What to do -
Would you transcribe word for word every line from the one containing "Answer: -972191/422 ≈ -2303.8" to the end of the data, both ends included, and leave out the rest?

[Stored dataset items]
▶
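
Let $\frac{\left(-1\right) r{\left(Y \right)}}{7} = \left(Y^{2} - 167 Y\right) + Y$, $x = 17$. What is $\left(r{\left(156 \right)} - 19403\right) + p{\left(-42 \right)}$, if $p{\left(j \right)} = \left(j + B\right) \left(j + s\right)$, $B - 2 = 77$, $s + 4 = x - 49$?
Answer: $-11369$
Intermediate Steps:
$r{\left(Y \right)} = - 7 Y^{2} + 1162 Y$ ($r{\left(Y \right)} = - 7 \left(\left(Y^{2} - 167 Y\right) + Y\right) = - 7 \left(Y^{2} - 166 Y\right) = - 7 Y^{2} + 1162 Y$)
$s = -36$ ($s = -4 + \left(17 - 49\right) = -4 - 32 = -36$)
$B = 79$ ($B = 2 + 77 = 79$)
$p{\left(j \right)} = \left(-36 + j\right) \left(79 + j\right)$ ($p{\left(j \right)} = \left(j + 79\right) \left(j - 36\right) = \left(79 + j\right) \left(-36 + j\right) = \left(-36 + j\right) \left(79 + j\right)$)
$\left(r{\left(156 \right)} - 19403\right) + p{\left(-42 \right)} = \left(7 \cdot 156 \left(166 - 156\right) - 19403\right) + \left(-2844 + \left(-42\right)^{2} + 43 \left(-42\right)\right) = \left(7 \cdot 156 \left(166 - 156\right) - 19403\right) - 2886 = \left(7 \cdot 156 \cdot 10 - 19403\right) - 2886 = \left(10920 - 19403\right) - 2886 = -8483 - 2886 = -11369$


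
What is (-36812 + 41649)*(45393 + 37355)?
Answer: 400252076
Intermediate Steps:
(-36812 + 41649)*(45393 + 37355) = 4837*82748 = 400252076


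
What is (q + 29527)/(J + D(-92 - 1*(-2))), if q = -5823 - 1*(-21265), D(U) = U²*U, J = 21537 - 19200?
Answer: -44969/726663 ≈ -0.061884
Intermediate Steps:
J = 2337
D(U) = U³
q = 15442 (q = -5823 + 21265 = 15442)
(q + 29527)/(J + D(-92 - 1*(-2))) = (15442 + 29527)/(2337 + (-92 - 1*(-2))³) = 44969/(2337 + (-92 + 2)³) = 44969/(2337 + (-90)³) = 44969/(2337 - 729000) = 44969/(-726663) = 44969*(-1/726663) = -44969/726663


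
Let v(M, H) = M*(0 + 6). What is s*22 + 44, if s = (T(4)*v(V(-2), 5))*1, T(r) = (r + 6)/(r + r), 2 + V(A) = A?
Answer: -616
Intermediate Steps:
V(A) = -2 + A
T(r) = (6 + r)/(2*r) (T(r) = (6 + r)/((2*r)) = (6 + r)*(1/(2*r)) = (6 + r)/(2*r))
v(M, H) = 6*M (v(M, H) = M*6 = 6*M)
s = -30 (s = (((½)*(6 + 4)/4)*(6*(-2 - 2)))*1 = (((½)*(¼)*10)*(6*(-4)))*1 = ((5/4)*(-24))*1 = -30*1 = -30)
s*22 + 44 = -30*22 + 44 = -660 + 44 = -616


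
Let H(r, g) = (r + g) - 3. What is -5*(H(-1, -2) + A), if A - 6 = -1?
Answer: 5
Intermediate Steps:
A = 5 (A = 6 - 1 = 5)
H(r, g) = -3 + g + r (H(r, g) = (g + r) - 3 = -3 + g + r)
-5*(H(-1, -2) + A) = -5*((-3 - 2 - 1) + 5) = -5*(-6 + 5) = -5*(-1) = 5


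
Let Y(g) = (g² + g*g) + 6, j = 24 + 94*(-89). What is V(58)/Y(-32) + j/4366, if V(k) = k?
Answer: -4220310/2241941 ≈ -1.8824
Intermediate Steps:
j = -8342 (j = 24 - 8366 = -8342)
Y(g) = 6 + 2*g² (Y(g) = (g² + g²) + 6 = 2*g² + 6 = 6 + 2*g²)
V(58)/Y(-32) + j/4366 = 58/(6 + 2*(-32)²) - 8342/4366 = 58/(6 + 2*1024) - 8342*1/4366 = 58/(6 + 2048) - 4171/2183 = 58/2054 - 4171/2183 = 58*(1/2054) - 4171/2183 = 29/1027 - 4171/2183 = -4220310/2241941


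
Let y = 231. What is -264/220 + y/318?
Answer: -251/530 ≈ -0.47359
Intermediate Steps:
-264/220 + y/318 = -264/220 + 231/318 = -264*1/220 + 231*(1/318) = -6/5 + 77/106 = -251/530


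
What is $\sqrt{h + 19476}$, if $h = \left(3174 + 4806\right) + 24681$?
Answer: $3 \sqrt{5793} \approx 228.34$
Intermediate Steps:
$h = 32661$ ($h = 7980 + 24681 = 32661$)
$\sqrt{h + 19476} = \sqrt{32661 + 19476} = \sqrt{52137} = 3 \sqrt{5793}$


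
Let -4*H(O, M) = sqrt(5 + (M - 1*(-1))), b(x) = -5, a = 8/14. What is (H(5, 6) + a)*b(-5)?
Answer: -20/7 + 5*sqrt(3)/2 ≈ 1.4730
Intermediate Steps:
a = 4/7 (a = 8*(1/14) = 4/7 ≈ 0.57143)
H(O, M) = -sqrt(6 + M)/4 (H(O, M) = -sqrt(5 + (M - 1*(-1)))/4 = -sqrt(5 + (M + 1))/4 = -sqrt(5 + (1 + M))/4 = -sqrt(6 + M)/4)
(H(5, 6) + a)*b(-5) = (-sqrt(6 + 6)/4 + 4/7)*(-5) = (-sqrt(3)/2 + 4/7)*(-5) = (4/7 - sqrt(3)/2)*(-5) = -20/7 + 5*sqrt(3)/2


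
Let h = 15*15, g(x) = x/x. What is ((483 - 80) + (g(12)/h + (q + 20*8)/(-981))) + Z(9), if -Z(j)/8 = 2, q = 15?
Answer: 1054101/2725 ≈ 386.83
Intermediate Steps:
g(x) = 1
Z(j) = -16 (Z(j) = -8*2 = -16)
h = 225
((483 - 80) + (g(12)/h + (q + 20*8)/(-981))) + Z(9) = ((483 - 80) + (1/225 + (15 + 20*8)/(-981))) - 16 = (403 + (1*(1/225) + (15 + 160)*(-1/981))) - 16 = (403 + (1/225 + 175*(-1/981))) - 16 = (403 + (1/225 - 175/981)) - 16 = (403 - 474/2725) - 16 = 1097701/2725 - 16 = 1054101/2725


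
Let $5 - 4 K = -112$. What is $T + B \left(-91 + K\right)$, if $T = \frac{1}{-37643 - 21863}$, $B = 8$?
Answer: $- \frac{29395965}{59506} \approx -494.0$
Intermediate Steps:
$K = \frac{117}{4}$ ($K = \frac{5}{4} - -28 = \frac{5}{4} + 28 = \frac{117}{4} \approx 29.25$)
$T = - \frac{1}{59506}$ ($T = \frac{1}{-59506} = - \frac{1}{59506} \approx -1.6805 \cdot 10^{-5}$)
$T + B \left(-91 + K\right) = - \frac{1}{59506} + 8 \left(-91 + \frac{117}{4}\right) = - \frac{1}{59506} + 8 \left(- \frac{247}{4}\right) = - \frac{1}{59506} - 494 = - \frac{29395965}{59506}$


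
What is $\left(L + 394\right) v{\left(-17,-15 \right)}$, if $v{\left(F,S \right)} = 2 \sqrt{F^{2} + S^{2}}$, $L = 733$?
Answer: $2254 \sqrt{514} \approx 51102.0$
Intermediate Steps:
$\left(L + 394\right) v{\left(-17,-15 \right)} = \left(733 + 394\right) 2 \sqrt{\left(-17\right)^{2} + \left(-15\right)^{2}} = 1127 \cdot 2 \sqrt{289 + 225} = 1127 \cdot 2 \sqrt{514} = 2254 \sqrt{514}$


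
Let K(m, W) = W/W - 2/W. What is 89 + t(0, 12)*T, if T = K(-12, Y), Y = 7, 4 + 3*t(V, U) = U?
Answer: 1909/21 ≈ 90.905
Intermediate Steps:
t(V, U) = -4/3 + U/3
K(m, W) = 1 - 2/W
T = 5/7 (T = (-2 + 7)/7 = (⅐)*5 = 5/7 ≈ 0.71429)
89 + t(0, 12)*T = 89 + (-4/3 + (⅓)*12)*(5/7) = 89 + (-4/3 + 4)*(5/7) = 89 + (8/3)*(5/7) = 89 + 40/21 = 1909/21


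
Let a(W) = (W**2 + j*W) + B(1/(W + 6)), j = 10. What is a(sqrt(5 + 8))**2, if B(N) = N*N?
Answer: 410114168/279841 + 73110856*sqrt(13)/279841 ≈ 2407.5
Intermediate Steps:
B(N) = N**2
a(W) = W**2 + (6 + W)**(-2) + 10*W (a(W) = (W**2 + 10*W) + (1/(W + 6))**2 = (W**2 + 10*W) + (1/(6 + W))**2 = (W**2 + 10*W) + (6 + W)**(-2) = W**2 + (6 + W)**(-2) + 10*W)
a(sqrt(5 + 8))**2 = ((sqrt(5 + 8))**2 + (6 + sqrt(5 + 8))**(-2) + 10*sqrt(5 + 8))**2 = ((sqrt(13))**2 + (6 + sqrt(13))**(-2) + 10*sqrt(13))**2 = (13 + (6 + sqrt(13))**(-2) + 10*sqrt(13))**2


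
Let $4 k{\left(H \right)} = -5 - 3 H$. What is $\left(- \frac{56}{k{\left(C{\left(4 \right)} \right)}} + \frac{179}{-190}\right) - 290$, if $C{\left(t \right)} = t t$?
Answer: $- \frac{2887227}{10070} \approx -286.72$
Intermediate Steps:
$C{\left(t \right)} = t^{2}$
$k{\left(H \right)} = - \frac{5}{4} - \frac{3 H}{4}$ ($k{\left(H \right)} = \frac{-5 - 3 H}{4} = - \frac{5}{4} - \frac{3 H}{4}$)
$\left(- \frac{56}{k{\left(C{\left(4 \right)} \right)}} + \frac{179}{-190}\right) - 290 = \left(- \frac{56}{- \frac{5}{4} - \frac{3 \cdot 4^{2}}{4}} + \frac{179}{-190}\right) - 290 = \left(- \frac{56}{- \frac{5}{4} - 12} + 179 \left(- \frac{1}{190}\right)\right) - 290 = \left(- \frac{56}{- \frac{5}{4} - 12} - \frac{179}{190}\right) - 290 = \left(- \frac{56}{- \frac{53}{4}} - \frac{179}{190}\right) - 290 = \left(\left(-56\right) \left(- \frac{4}{53}\right) - \frac{179}{190}\right) - 290 = \left(\frac{224}{53} - \frac{179}{190}\right) - 290 = \frac{33073}{10070} - 290 = - \frac{2887227}{10070}$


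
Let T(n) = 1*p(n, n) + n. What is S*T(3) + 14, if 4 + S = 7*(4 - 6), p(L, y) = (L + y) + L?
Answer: -202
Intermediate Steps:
p(L, y) = y + 2*L
T(n) = 4*n (T(n) = 1*(n + 2*n) + n = 1*(3*n) + n = 3*n + n = 4*n)
S = -18 (S = -4 + 7*(4 - 6) = -4 + 7*(-2) = -4 - 14 = -18)
S*T(3) + 14 = -72*3 + 14 = -18*12 + 14 = -216 + 14 = -202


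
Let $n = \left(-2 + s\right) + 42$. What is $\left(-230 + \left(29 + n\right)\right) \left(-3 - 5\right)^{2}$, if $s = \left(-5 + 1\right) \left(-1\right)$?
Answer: $-10048$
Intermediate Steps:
$s = 4$ ($s = \left(-4\right) \left(-1\right) = 4$)
$n = 44$ ($n = \left(-2 + 4\right) + 42 = 2 + 42 = 44$)
$\left(-230 + \left(29 + n\right)\right) \left(-3 - 5\right)^{2} = \left(-230 + \left(29 + 44\right)\right) \left(-3 - 5\right)^{2} = \left(-230 + 73\right) \left(-8\right)^{2} = \left(-157\right) 64 = -10048$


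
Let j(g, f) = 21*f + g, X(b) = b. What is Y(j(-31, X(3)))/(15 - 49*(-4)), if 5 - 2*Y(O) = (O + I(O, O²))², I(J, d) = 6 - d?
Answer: -972191/422 ≈ -2303.8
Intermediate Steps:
j(g, f) = g + 21*f
Y(O) = 5/2 - (6 + O - O²)²/2 (Y(O) = 5/2 - (O + (6 - O²))²/2 = 5/2 - (6 + O - O²)²/2)
Y(j(-31, X(3)))/(15 - 49*(-4)) = (5/2 - (6 + (-31 + 21*3) - (-31 + 21*3)²)²/2)/(15 - 49*(-4)) = (5/2 - (6 + (-31 + 63) - (-31 + 63)²)²/2)/(15 + 196) = (5/2 - (6 + 32 - 1*32²)²/2)/211 = (5/2 - (6 + 32 - 1*1024)²/2)*(1/211) = (5/2 - (6 + 32 - 1024)²/2)*(1/211) = (5/2 - ½*(-986)²)*(1/211) = (5/2 - ½*972196)*(1/211) = (5/2 - 486098)*(1/211) = -972191/2*1/211 = -972191/422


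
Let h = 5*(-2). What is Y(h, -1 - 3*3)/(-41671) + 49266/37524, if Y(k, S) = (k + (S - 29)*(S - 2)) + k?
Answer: 48479827/37230062 ≈ 1.3022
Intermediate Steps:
h = -10
Y(k, S) = 2*k + (-29 + S)*(-2 + S) (Y(k, S) = (k + (-29 + S)*(-2 + S)) + k = 2*k + (-29 + S)*(-2 + S))
Y(h, -1 - 3*3)/(-41671) + 49266/37524 = (58 + (-1 - 3*3)**2 - 31*(-1 - 3*3) + 2*(-10))/(-41671) + 49266/37524 = (58 + (-1 - 9)**2 - 31*(-1 - 9) - 20)*(-1/41671) + 49266*(1/37524) = (58 + (-10)**2 - 31*(-10) - 20)*(-1/41671) + 8211/6254 = (58 + 100 + 310 - 20)*(-1/41671) + 8211/6254 = 448*(-1/41671) + 8211/6254 = -64/5953 + 8211/6254 = 48479827/37230062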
◀
Answer box -
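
Answer: -972191/422 ≈ -2303.8
Intermediate Steps:
j(g, f) = g + 21*f
Y(O) = 5/2 - (6 + O - O²)²/2 (Y(O) = 5/2 - (O + (6 - O²))²/2 = 5/2 - (6 + O - O²)²/2)
Y(j(-31, X(3)))/(15 - 49*(-4)) = (5/2 - (6 + (-31 + 21*3) - (-31 + 21*3)²)²/2)/(15 - 49*(-4)) = (5/2 - (6 + (-31 + 63) - (-31 + 63)²)²/2)/(15 + 196) = (5/2 - (6 + 32 - 1*32²)²/2)/211 = (5/2 - (6 + 32 - 1*1024)²/2)*(1/211) = (5/2 - (6 + 32 - 1024)²/2)*(1/211) = (5/2 - ½*(-986)²)*(1/211) = (5/2 - ½*972196)*(1/211) = (5/2 - 486098)*(1/211) = -972191/2*1/211 = -972191/422


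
Let h = 5*(-2). What is Y(h, -1 - 3*3)/(-41671) + 49266/37524, if Y(k, S) = (k + (S - 29)*(S - 2)) + k?
Answer: 48479827/37230062 ≈ 1.3022
Intermediate Steps:
h = -10
Y(k, S) = 2*k + (-29 + S)*(-2 + S) (Y(k, S) = (k + (-29 + S)*(-2 + S)) + k = 2*k + (-29 + S)*(-2 + S))
Y(h, -1 - 3*3)/(-41671) + 49266/37524 = (58 + (-1 - 3*3)**2 - 31*(-1 - 3*3) + 2*(-10))/(-41671) + 49266/37524 = (58 + (-1 - 9)**2 - 31*(-1 - 9) - 20)*(-1/41671) + 49266*(1/37524) = (58 + (-10)**2 - 31*(-10) - 20)*(-1/41671) + 8211/6254 = (58 + 100 + 310 - 20)*(-1/41671) + 8211/6254 = 448*(-1/41671) + 8211/6254 = -64/5953 + 8211/6254 = 48479827/37230062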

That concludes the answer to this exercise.